=== Section Start ===

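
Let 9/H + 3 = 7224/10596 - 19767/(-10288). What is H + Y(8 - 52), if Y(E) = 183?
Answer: 578006589/3605275 ≈ 160.32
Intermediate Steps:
H = -81758736/3605275 (H = 9/(-3 + (7224/10596 - 19767/(-10288))) = 9/(-3 + (7224*(1/10596) - 19767*(-1/10288))) = 9/(-3 + (602/883 + 19767/10288)) = 9/(-3 + 23647637/9084304) = 9/(-3605275/9084304) = 9*(-9084304/3605275) = -81758736/3605275 ≈ -22.678)
H + Y(8 - 52) = -81758736/3605275 + 183 = 578006589/3605275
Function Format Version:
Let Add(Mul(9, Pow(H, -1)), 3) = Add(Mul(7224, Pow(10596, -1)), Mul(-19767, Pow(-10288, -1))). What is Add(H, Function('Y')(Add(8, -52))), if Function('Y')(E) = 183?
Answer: Rational(578006589, 3605275) ≈ 160.32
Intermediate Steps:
H = Rational(-81758736, 3605275) (H = Mul(9, Pow(Add(-3, Add(Mul(7224, Pow(10596, -1)), Mul(-19767, Pow(-10288, -1)))), -1)) = Mul(9, Pow(Add(-3, Add(Mul(7224, Rational(1, 10596)), Mul(-19767, Rational(-1, 10288)))), -1)) = Mul(9, Pow(Add(-3, Add(Rational(602, 883), Rational(19767, 10288))), -1)) = Mul(9, Pow(Add(-3, Rational(23647637, 9084304)), -1)) = Mul(9, Pow(Rational(-3605275, 9084304), -1)) = Mul(9, Rational(-9084304, 3605275)) = Rational(-81758736, 3605275) ≈ -22.678)
Add(H, Function('Y')(Add(8, -52))) = Add(Rational(-81758736, 3605275), 183) = Rational(578006589, 3605275)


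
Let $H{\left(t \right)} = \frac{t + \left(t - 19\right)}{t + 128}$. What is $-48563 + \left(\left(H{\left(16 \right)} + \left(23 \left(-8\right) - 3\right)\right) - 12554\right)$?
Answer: $- \frac{8827763}{144} \approx -61304.0$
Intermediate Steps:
$H{\left(t \right)} = \frac{-19 + 2 t}{128 + t}$ ($H{\left(t \right)} = \frac{t + \left(t - 19\right)}{128 + t} = \frac{t + \left(-19 + t\right)}{128 + t} = \frac{-19 + 2 t}{128 + t}$)
$-48563 + \left(\left(H{\left(16 \right)} + \left(23 \left(-8\right) - 3\right)\right) - 12554\right) = -48563 - \left(12741 - \frac{-19 + 2 \cdot 16}{128 + 16}\right) = -48563 - \left(12741 - \frac{-19 + 32}{144}\right) = -48563 + \left(\left(\frac{1}{144} \cdot 13 - 187\right) - 12554\right) = -48563 + \left(\left(\frac{13}{144} - 187\right) - 12554\right) = -48563 - \frac{1834691}{144} = - \frac{8827763}{144}$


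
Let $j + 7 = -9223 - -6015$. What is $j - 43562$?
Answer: $-46777$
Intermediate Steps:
$j = -3215$ ($j = -7 - 3208 = -3215$)
$j - 43562 = -3215 - 43562 = -46777$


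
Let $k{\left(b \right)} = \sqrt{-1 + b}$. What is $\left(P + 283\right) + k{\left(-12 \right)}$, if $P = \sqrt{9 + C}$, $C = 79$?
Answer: $283 + 2 \sqrt{22} + i \sqrt{13} \approx 292.38 + 3.6056 i$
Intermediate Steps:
$P = 2 \sqrt{22}$ ($P = \sqrt{9 + 79} = \sqrt{88} = 2 \sqrt{22} \approx 9.3808$)
$\left(P + 283\right) + k{\left(-12 \right)} = \left(2 \sqrt{22} + 283\right) + \sqrt{-1 - 12} = \left(283 + 2 \sqrt{22}\right) + \sqrt{-13} = \left(283 + 2 \sqrt{22}\right) + i \sqrt{13} = 283 + 2 \sqrt{22} + i \sqrt{13}$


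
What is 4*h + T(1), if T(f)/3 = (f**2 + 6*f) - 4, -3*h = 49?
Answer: -169/3 ≈ -56.333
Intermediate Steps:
h = -49/3 (h = -1/3*49 = -49/3 ≈ -16.333)
T(f) = -12 + 3*f**2 + 18*f (T(f) = 3*((f**2 + 6*f) - 4) = 3*(-4 + f**2 + 6*f) = -12 + 3*f**2 + 18*f)
4*h + T(1) = 4*(-49/3) + (-12 + 3*1**2 + 18*1) = -196/3 + (-12 + 3*1 + 18) = -196/3 + (-12 + 3 + 18) = -196/3 + 9 = -169/3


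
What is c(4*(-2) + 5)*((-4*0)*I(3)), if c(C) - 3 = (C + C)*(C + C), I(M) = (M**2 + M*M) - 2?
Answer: 0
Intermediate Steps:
I(M) = -2 + 2*M**2 (I(M) = (M**2 + M**2) - 2 = 2*M**2 - 2 = -2 + 2*M**2)
c(C) = 3 + 4*C**2 (c(C) = 3 + (C + C)*(C + C) = 3 + (2*C)*(2*C) = 3 + 4*C**2)
c(4*(-2) + 5)*((-4*0)*I(3)) = (3 + 4*(4*(-2) + 5)**2)*((-4*0)*(-2 + 2*3**2)) = (3 + 4*(-8 + 5)**2)*(0*(-2 + 2*9)) = (3 + 4*(-3)**2)*(0*(-2 + 18)) = (3 + 4*9)*(0*16) = (3 + 36)*0 = 39*0 = 0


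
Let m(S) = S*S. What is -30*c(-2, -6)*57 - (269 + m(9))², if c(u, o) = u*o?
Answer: -143020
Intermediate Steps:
c(u, o) = o*u
m(S) = S²
-30*c(-2, -6)*57 - (269 + m(9))² = -(-180)*(-2)*57 - (269 + 9²)² = -30*12*57 - (269 + 81)² = -360*57 - 1*350² = -20520 - 1*122500 = -20520 - 122500 = -143020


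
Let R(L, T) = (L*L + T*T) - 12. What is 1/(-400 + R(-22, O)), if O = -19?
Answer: 1/433 ≈ 0.0023095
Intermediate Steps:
R(L, T) = -12 + L**2 + T**2 (R(L, T) = (L**2 + T**2) - 12 = -12 + L**2 + T**2)
1/(-400 + R(-22, O)) = 1/(-400 + (-12 + (-22)**2 + (-19)**2)) = 1/(-400 + (-12 + 484 + 361)) = 1/(-400 + 833) = 1/433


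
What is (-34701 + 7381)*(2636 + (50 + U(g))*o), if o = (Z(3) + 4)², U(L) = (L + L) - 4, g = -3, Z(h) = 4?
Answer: -141954720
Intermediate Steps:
U(L) = -4 + 2*L (U(L) = 2*L - 4 = -4 + 2*L)
o = 64 (o = (4 + 4)² = 8² = 64)
(-34701 + 7381)*(2636 + (50 + U(g))*o) = (-34701 + 7381)*(2636 + (50 + (-4 + 2*(-3)))*64) = -27320*(2636 + (50 + (-4 - 6))*64) = -27320*(2636 + (50 - 10)*64) = -27320*(2636 + 40*64) = -27320*(2636 + 2560) = -27320*5196 = -141954720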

=== Section End ===

Task: In full and unchanged, repeat the data above.

Exercise solution:
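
Let 9/H + 3 = 7224/10596 - 19767/(-10288). What is H + Y(8 - 52), if Y(E) = 183?
Answer: 578006589/3605275 ≈ 160.32
Intermediate Steps:
H = -81758736/3605275 (H = 9/(-3 + (7224/10596 - 19767/(-10288))) = 9/(-3 + (7224*(1/10596) - 19767*(-1/10288))) = 9/(-3 + (602/883 + 19767/10288)) = 9/(-3 + 23647637/9084304) = 9/(-3605275/9084304) = 9*(-9084304/3605275) = -81758736/3605275 ≈ -22.678)
H + Y(8 - 52) = -81758736/3605275 + 183 = 578006589/3605275
Function Format Version:
Let Add(Mul(9, Pow(H, -1)), 3) = Add(Mul(7224, Pow(10596, -1)), Mul(-19767, Pow(-10288, -1))). What is Add(H, Function('Y')(Add(8, -52))), if Function('Y')(E) = 183?
Answer: Rational(578006589, 3605275) ≈ 160.32
Intermediate Steps:
H = Rational(-81758736, 3605275) (H = Mul(9, Pow(Add(-3, Add(Mul(7224, Pow(10596, -1)), Mul(-19767, Pow(-10288, -1)))), -1)) = Mul(9, Pow(Add(-3, Add(Mul(7224, Rational(1, 10596)), Mul(-19767, Rational(-1, 10288)))), -1)) = Mul(9, Pow(Add(-3, Add(Rational(602, 883), Rational(19767, 10288))), -1)) = Mul(9, Pow(Add(-3, Rational(23647637, 9084304)), -1)) = Mul(9, Pow(Rational(-3605275, 9084304), -1)) = Mul(9, Rational(-9084304, 3605275)) = Rational(-81758736, 3605275) ≈ -22.678)
Add(H, Function('Y')(Add(8, -52))) = Add(Rational(-81758736, 3605275), 183) = Rational(578006589, 3605275)


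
Let $H{\left(t \right)} = \frac{t + \left(t - 19\right)}{t + 128}$. What is $-48563 + \left(\left(H{\left(16 \right)} + \left(23 \left(-8\right) - 3\right)\right) - 12554\right)$?
Answer: $- \frac{8827763}{144} \approx -61304.0$
Intermediate Steps:
$H{\left(t \right)} = \frac{-19 + 2 t}{128 + t}$ ($H{\left(t \right)} = \frac{t + \left(t - 19\right)}{128 + t} = \frac{t + \left(-19 + t\right)}{128 + t} = \frac{-19 + 2 t}{128 + t}$)
$-48563 + \left(\left(H{\left(16 \right)} + \left(23 \left(-8\right) - 3\right)\right) - 12554\right) = -48563 - \left(12741 - \frac{-19 + 2 \cdot 16}{128 + 16}\right) = -48563 - \left(12741 - \frac{-19 + 32}{144}\right) = -48563 + \left(\left(\frac{1}{144} \cdot 13 - 187\right) - 12554\right) = -48563 + \left(\left(\frac{13}{144} - 187\right) - 12554\right) = -48563 - \frac{1834691}{144} = - \frac{8827763}{144}$


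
Let $j + 7 = -9223 - -6015$. What is $j - 43562$?
Answer: $-46777$
Intermediate Steps:
$j = -3215$ ($j = -7 - 3208 = -3215$)
$j - 43562 = -3215 - 43562 = -46777$


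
Let $k{\left(b \right)} = \sqrt{-1 + b}$. What is $\left(P + 283\right) + k{\left(-12 \right)}$, if $P = \sqrt{9 + C}$, $C = 79$?
Answer: $283 + 2 \sqrt{22} + i \sqrt{13} \approx 292.38 + 3.6056 i$
Intermediate Steps:
$P = 2 \sqrt{22}$ ($P = \sqrt{9 + 79} = \sqrt{88} = 2 \sqrt{22} \approx 9.3808$)
$\left(P + 283\right) + k{\left(-12 \right)} = \left(2 \sqrt{22} + 283\right) + \sqrt{-1 - 12} = \left(283 + 2 \sqrt{22}\right) + \sqrt{-13} = \left(283 + 2 \sqrt{22}\right) + i \sqrt{13} = 283 + 2 \sqrt{22} + i \sqrt{13}$


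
What is 4*h + T(1), if T(f)/3 = (f**2 + 6*f) - 4, -3*h = 49?
Answer: -169/3 ≈ -56.333
Intermediate Steps:
h = -49/3 (h = -1/3*49 = -49/3 ≈ -16.333)
T(f) = -12 + 3*f**2 + 18*f (T(f) = 3*((f**2 + 6*f) - 4) = 3*(-4 + f**2 + 6*f) = -12 + 3*f**2 + 18*f)
4*h + T(1) = 4*(-49/3) + (-12 + 3*1**2 + 18*1) = -196/3 + (-12 + 3*1 + 18) = -196/3 + (-12 + 3 + 18) = -196/3 + 9 = -169/3


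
What is c(4*(-2) + 5)*((-4*0)*I(3)), if c(C) - 3 = (C + C)*(C + C), I(M) = (M**2 + M*M) - 2?
Answer: 0
Intermediate Steps:
I(M) = -2 + 2*M**2 (I(M) = (M**2 + M**2) - 2 = 2*M**2 - 2 = -2 + 2*M**2)
c(C) = 3 + 4*C**2 (c(C) = 3 + (C + C)*(C + C) = 3 + (2*C)*(2*C) = 3 + 4*C**2)
c(4*(-2) + 5)*((-4*0)*I(3)) = (3 + 4*(4*(-2) + 5)**2)*((-4*0)*(-2 + 2*3**2)) = (3 + 4*(-8 + 5)**2)*(0*(-2 + 2*9)) = (3 + 4*(-3)**2)*(0*(-2 + 18)) = (3 + 4*9)*(0*16) = (3 + 36)*0 = 39*0 = 0


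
Let m(S) = S*S. What is -30*c(-2, -6)*57 - (269 + m(9))², if c(u, o) = u*o?
Answer: -143020
Intermediate Steps:
c(u, o) = o*u
m(S) = S²
-30*c(-2, -6)*57 - (269 + m(9))² = -(-180)*(-2)*57 - (269 + 9²)² = -30*12*57 - (269 + 81)² = -360*57 - 1*350² = -20520 - 1*122500 = -20520 - 122500 = -143020


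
Let R(L, T) = (L*L + T*T) - 12. What is 1/(-400 + R(-22, O)), if O = -19?
Answer: 1/433 ≈ 0.0023095
Intermediate Steps:
R(L, T) = -12 + L**2 + T**2 (R(L, T) = (L**2 + T**2) - 12 = -12 + L**2 + T**2)
1/(-400 + R(-22, O)) = 1/(-400 + (-12 + (-22)**2 + (-19)**2)) = 1/(-400 + (-12 + 484 + 361)) = 1/(-400 + 833) = 1/433


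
What is (-34701 + 7381)*(2636 + (50 + U(g))*o), if o = (Z(3) + 4)², U(L) = (L + L) - 4, g = -3, Z(h) = 4?
Answer: -141954720
Intermediate Steps:
U(L) = -4 + 2*L (U(L) = 2*L - 4 = -4 + 2*L)
o = 64 (o = (4 + 4)² = 8² = 64)
(-34701 + 7381)*(2636 + (50 + U(g))*o) = (-34701 + 7381)*(2636 + (50 + (-4 + 2*(-3)))*64) = -27320*(2636 + (50 + (-4 - 6))*64) = -27320*(2636 + (50 - 10)*64) = -27320*(2636 + 40*64) = -27320*(2636 + 2560) = -27320*5196 = -141954720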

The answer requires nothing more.